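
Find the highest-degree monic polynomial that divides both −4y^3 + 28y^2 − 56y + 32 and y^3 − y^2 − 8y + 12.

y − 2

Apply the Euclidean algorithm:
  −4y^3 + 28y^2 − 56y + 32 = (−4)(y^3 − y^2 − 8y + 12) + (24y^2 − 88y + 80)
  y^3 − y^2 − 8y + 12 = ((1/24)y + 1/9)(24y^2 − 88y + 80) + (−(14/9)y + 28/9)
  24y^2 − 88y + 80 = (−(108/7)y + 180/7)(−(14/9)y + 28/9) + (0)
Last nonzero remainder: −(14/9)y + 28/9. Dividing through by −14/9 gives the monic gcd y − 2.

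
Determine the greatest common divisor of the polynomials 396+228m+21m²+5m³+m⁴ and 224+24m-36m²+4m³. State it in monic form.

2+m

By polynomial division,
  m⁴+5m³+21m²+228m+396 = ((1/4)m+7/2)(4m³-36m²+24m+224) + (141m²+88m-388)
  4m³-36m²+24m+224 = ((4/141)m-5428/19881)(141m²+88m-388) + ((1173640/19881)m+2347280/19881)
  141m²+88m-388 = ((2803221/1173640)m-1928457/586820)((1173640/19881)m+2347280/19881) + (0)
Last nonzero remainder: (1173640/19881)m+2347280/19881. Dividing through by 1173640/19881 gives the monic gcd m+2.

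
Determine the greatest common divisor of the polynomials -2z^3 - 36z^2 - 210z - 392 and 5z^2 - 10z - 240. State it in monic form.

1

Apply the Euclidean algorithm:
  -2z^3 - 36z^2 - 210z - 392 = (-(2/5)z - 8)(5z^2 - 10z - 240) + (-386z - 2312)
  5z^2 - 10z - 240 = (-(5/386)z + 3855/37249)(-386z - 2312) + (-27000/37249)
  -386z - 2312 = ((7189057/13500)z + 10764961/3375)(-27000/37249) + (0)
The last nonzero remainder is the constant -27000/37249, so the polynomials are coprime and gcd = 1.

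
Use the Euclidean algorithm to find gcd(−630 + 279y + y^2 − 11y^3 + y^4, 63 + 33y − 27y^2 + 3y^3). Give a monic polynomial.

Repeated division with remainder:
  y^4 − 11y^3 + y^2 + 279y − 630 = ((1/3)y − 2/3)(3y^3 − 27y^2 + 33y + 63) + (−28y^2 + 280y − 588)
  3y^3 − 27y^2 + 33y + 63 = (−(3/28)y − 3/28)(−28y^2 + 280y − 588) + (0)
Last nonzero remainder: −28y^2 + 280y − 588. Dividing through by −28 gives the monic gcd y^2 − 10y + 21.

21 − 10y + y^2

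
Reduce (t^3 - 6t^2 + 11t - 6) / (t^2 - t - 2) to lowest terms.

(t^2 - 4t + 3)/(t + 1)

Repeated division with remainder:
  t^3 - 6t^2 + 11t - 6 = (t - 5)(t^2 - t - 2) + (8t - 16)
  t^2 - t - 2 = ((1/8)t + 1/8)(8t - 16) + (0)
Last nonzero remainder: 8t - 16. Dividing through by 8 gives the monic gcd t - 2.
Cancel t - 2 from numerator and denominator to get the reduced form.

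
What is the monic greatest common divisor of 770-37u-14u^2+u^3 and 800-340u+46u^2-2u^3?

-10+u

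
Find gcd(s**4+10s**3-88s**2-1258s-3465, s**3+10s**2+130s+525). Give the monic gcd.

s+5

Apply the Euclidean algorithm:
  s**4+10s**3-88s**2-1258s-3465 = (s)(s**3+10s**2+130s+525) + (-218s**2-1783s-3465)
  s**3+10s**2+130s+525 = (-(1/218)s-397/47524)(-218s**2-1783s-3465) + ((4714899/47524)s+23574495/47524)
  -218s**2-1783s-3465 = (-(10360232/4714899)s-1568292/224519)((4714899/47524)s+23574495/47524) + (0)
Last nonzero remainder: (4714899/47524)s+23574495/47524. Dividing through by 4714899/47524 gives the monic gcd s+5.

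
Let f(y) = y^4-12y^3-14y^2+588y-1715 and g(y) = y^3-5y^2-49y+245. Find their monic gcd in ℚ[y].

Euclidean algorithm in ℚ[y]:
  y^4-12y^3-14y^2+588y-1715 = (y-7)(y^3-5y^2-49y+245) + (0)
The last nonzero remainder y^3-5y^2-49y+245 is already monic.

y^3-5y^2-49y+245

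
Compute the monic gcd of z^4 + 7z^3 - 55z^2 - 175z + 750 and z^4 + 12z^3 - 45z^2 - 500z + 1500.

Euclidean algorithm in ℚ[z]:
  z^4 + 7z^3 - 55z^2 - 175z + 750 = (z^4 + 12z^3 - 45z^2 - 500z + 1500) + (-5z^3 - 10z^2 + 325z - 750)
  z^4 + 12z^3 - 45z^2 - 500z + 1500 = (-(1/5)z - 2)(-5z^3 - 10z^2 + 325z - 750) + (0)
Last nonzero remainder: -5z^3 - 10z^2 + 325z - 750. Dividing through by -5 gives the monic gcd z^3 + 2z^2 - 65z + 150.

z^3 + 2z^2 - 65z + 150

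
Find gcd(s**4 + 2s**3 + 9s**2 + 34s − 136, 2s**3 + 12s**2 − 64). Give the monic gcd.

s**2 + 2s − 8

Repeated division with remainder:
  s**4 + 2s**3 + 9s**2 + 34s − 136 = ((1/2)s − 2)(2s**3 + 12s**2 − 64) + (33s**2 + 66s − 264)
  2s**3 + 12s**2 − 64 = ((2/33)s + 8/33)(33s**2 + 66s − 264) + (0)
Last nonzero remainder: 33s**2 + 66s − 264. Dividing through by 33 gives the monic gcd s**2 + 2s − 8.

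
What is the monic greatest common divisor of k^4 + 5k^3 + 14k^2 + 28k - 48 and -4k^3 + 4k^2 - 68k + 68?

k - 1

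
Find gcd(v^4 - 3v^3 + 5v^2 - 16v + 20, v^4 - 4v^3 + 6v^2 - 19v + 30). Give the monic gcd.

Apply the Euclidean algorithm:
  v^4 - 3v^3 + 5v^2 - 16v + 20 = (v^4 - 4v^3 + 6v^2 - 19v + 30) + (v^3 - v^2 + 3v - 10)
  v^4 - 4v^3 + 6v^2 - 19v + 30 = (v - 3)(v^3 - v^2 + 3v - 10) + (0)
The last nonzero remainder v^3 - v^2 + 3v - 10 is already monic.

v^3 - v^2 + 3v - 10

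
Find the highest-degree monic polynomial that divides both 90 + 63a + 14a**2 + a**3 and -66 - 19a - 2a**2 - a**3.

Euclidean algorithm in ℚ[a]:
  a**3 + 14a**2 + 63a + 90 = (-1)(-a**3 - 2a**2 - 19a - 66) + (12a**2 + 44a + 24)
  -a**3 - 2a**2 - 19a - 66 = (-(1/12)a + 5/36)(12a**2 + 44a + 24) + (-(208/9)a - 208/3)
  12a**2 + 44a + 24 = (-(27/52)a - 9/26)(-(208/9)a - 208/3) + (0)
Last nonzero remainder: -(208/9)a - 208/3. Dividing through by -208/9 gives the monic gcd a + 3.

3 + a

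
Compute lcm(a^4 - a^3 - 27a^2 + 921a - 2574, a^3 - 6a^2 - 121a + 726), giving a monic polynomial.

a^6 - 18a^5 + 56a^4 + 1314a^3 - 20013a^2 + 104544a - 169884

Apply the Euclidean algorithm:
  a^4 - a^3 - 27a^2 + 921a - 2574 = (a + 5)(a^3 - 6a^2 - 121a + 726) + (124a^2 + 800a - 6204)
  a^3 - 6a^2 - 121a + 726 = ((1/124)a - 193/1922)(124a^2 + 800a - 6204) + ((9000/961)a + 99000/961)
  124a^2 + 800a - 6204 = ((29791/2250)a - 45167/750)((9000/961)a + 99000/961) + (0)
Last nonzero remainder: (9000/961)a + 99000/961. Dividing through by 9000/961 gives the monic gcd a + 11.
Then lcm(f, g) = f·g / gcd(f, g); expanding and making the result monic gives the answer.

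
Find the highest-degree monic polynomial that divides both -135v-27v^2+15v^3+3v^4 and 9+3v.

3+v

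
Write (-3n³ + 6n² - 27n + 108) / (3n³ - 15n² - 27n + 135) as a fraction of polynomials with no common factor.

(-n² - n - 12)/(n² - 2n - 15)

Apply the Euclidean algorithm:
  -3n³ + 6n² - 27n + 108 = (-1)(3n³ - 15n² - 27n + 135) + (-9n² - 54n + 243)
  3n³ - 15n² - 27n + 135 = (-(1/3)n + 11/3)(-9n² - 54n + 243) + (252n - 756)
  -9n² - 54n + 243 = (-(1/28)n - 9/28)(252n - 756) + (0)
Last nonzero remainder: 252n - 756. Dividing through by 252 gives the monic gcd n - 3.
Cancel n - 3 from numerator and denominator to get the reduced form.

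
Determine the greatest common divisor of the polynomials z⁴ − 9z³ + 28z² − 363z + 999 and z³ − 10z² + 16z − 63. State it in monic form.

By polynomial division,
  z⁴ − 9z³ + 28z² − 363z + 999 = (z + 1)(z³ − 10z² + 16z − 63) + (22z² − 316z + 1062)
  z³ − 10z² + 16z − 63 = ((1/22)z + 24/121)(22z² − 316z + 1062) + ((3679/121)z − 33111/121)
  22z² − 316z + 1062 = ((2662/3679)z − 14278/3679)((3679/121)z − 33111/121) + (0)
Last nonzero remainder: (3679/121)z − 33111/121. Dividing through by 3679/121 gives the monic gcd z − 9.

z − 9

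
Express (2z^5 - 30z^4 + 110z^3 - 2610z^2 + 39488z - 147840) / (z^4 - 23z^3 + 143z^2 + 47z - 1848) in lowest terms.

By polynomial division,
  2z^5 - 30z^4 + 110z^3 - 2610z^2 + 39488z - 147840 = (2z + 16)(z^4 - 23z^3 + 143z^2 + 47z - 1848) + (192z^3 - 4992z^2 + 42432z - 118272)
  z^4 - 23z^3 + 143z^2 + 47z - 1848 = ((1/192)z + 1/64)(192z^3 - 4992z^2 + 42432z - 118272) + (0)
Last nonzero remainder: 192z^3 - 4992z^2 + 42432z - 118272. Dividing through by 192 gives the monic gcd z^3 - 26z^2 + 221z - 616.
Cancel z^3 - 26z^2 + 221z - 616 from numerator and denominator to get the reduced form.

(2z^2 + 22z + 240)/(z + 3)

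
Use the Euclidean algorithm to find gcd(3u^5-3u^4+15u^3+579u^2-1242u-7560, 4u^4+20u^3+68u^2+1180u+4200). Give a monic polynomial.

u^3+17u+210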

---+---

■ Your instructions
What should come out is the exact run of lines from the one holding "Express (2z^5 - 30z^4" through the end of the records above, and nothing besides.

■ Answer to this problem
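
Express (2z^5 - 30z^4 + 110z^3 - 2610z^2 + 39488z - 147840) / (z^4 - 23z^3 + 143z^2 + 47z - 1848) in lowest terms.

By polynomial division,
  2z^5 - 30z^4 + 110z^3 - 2610z^2 + 39488z - 147840 = (2z + 16)(z^4 - 23z^3 + 143z^2 + 47z - 1848) + (192z^3 - 4992z^2 + 42432z - 118272)
  z^4 - 23z^3 + 143z^2 + 47z - 1848 = ((1/192)z + 1/64)(192z^3 - 4992z^2 + 42432z - 118272) + (0)
Last nonzero remainder: 192z^3 - 4992z^2 + 42432z - 118272. Dividing through by 192 gives the monic gcd z^3 - 26z^2 + 221z - 616.
Cancel z^3 - 26z^2 + 221z - 616 from numerator and denominator to get the reduced form.

(2z^2 + 22z + 240)/(z + 3)

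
Use the Euclidean algorithm to find gcd(3u^5-3u^4+15u^3+579u^2-1242u-7560, 4u^4+20u^3+68u^2+1180u+4200). Give a monic polynomial.

u^3+17u+210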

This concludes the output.